** Opening RECORDS FOR THE TASK block **

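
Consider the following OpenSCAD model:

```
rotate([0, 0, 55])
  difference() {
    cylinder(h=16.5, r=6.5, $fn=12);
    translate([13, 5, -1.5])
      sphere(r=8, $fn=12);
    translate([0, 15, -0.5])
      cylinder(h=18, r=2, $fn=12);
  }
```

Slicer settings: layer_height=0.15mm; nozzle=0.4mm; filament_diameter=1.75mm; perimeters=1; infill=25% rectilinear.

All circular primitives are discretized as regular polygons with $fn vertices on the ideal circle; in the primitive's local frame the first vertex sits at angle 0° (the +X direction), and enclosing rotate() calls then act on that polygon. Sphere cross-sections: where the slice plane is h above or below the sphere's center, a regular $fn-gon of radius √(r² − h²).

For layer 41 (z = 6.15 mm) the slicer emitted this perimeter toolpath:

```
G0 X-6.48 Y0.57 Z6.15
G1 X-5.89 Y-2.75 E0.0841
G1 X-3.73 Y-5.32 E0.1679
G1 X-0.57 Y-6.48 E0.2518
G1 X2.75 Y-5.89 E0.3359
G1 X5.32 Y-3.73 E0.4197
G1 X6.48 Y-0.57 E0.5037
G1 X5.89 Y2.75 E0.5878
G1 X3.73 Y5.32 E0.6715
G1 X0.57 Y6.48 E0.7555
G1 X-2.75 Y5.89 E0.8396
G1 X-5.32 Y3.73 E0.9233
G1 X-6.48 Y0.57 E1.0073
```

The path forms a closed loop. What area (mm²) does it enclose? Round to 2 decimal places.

126.79 mm²

Apply the shoelace formula to the sequence of (X, Y) vertices; enclosed area = 126.79 mm².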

** Closing RECORDS FOR THE TASK block **

# PROBLEM TO SOLVE:
Whichever lines of the records above hold the word "cylinder" should all be copied out.

# EXERCISE OUTPUT:
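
    cylinder(h=16.5, r=6.5, $fn=12);
      cylinder(h=18, r=2, $fn=12);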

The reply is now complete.